(Recorded data)
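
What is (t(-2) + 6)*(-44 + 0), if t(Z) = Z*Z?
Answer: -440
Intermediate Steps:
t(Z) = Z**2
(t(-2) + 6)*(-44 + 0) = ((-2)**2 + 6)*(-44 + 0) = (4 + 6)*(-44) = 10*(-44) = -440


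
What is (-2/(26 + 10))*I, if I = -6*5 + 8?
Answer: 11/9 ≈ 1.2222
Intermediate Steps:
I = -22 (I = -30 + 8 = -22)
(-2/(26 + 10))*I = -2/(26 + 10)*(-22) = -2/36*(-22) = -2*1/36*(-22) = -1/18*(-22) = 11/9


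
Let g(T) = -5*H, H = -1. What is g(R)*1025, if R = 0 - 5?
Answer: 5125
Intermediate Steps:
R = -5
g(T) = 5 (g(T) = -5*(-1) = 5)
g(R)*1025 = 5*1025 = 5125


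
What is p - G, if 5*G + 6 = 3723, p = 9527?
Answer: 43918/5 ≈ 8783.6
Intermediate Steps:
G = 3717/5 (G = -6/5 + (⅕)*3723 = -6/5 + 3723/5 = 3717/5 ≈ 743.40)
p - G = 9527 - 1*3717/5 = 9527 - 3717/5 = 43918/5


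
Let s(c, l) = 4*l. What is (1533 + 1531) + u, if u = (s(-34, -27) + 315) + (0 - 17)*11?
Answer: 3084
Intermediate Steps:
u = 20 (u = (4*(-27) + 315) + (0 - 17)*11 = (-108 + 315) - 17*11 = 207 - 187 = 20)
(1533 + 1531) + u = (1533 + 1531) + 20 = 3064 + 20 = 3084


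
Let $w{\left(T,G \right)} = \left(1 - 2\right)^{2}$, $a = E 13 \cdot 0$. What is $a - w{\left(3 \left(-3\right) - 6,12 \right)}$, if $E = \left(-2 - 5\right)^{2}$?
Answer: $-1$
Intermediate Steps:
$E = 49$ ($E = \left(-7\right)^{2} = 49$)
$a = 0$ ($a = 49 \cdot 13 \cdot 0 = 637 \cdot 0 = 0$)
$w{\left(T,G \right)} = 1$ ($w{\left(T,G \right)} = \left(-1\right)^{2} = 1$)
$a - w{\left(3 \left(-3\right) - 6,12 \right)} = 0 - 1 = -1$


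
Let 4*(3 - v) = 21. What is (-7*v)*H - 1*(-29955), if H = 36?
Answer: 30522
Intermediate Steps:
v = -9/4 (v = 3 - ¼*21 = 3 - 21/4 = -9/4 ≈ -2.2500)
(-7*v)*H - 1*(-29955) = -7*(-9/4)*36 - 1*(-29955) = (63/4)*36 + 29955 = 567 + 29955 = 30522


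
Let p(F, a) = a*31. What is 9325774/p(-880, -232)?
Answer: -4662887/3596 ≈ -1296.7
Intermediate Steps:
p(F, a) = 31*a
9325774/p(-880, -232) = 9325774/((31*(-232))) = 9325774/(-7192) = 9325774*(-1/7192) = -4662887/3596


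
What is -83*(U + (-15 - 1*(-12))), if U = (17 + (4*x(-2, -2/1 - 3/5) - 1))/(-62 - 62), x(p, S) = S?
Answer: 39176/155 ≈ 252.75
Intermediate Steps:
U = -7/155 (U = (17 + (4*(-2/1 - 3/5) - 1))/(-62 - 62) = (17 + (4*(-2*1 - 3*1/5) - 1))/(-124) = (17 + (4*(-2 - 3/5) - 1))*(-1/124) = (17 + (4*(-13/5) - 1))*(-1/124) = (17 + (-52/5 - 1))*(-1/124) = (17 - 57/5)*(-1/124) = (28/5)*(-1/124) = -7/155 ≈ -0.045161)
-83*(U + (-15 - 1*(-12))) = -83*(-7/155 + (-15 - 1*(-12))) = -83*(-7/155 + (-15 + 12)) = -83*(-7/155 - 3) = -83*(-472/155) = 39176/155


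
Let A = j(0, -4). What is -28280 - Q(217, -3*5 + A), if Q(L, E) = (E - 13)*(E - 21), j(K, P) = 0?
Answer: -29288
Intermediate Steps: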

WORK INSTRUCTION
Go through the records and copy each line with "Answer" in it.

RESPONSE TO THE EXERCISE
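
Answer: -440
Answer: 11/9 ≈ 1.2222
Answer: 5125
Answer: 43918/5 ≈ 8783.6
Answer: 3084
Answer: $-1$
Answer: 30522
Answer: -4662887/3596 ≈ -1296.7
Answer: 39176/155 ≈ 252.75
Answer: -29288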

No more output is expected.